Required work
Only an exact repetition of the entries counts as an answer.
*** Opening Material shown ***
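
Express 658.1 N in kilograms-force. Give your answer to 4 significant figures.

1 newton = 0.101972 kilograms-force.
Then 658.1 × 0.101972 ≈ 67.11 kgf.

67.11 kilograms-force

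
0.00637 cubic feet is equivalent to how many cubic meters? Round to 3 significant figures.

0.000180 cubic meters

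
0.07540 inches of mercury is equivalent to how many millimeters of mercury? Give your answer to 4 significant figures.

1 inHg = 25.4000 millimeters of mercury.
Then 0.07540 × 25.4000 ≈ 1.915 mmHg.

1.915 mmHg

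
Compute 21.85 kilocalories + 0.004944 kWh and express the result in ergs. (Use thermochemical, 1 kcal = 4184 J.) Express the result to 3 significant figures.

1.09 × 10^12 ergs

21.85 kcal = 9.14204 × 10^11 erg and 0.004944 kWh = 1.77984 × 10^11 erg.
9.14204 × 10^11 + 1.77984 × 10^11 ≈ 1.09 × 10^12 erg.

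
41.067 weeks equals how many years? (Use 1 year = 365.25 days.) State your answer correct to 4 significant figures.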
*** Closing Material shown ***
Task response
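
Express 658.1 N in kilograms-force. Give your answer to 4 significant figures.

1 newton = 0.101972 kilograms-force.
Then 658.1 × 0.101972 ≈ 67.11 kgf.

67.11 kilograms-force

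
0.00637 cubic feet is equivalent to how many cubic meters? Round to 3 significant figures.

0.000180 cubic meters

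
0.07540 inches of mercury is equivalent to how many millimeters of mercury? Give your answer to 4 significant figures.

1 inHg = 25.4000 millimeters of mercury.
Then 0.07540 × 25.4000 ≈ 1.915 mmHg.

1.915 mmHg

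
Compute 21.85 kilocalories + 0.004944 kWh and express the result in ergs. (Use thermochemical, 1 kcal = 4184 J.) Express the result to 3 significant figures.

1.09 × 10^12 ergs

21.85 kcal = 9.14204 × 10^11 erg and 0.004944 kWh = 1.77984 × 10^11 erg.
9.14204 × 10^11 + 1.77984 × 10^11 ≈ 1.09 × 10^12 erg.

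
41.067 weeks equals how many years? (Use 1 year = 365.25 days.) State your answer correct to 4 significant figures.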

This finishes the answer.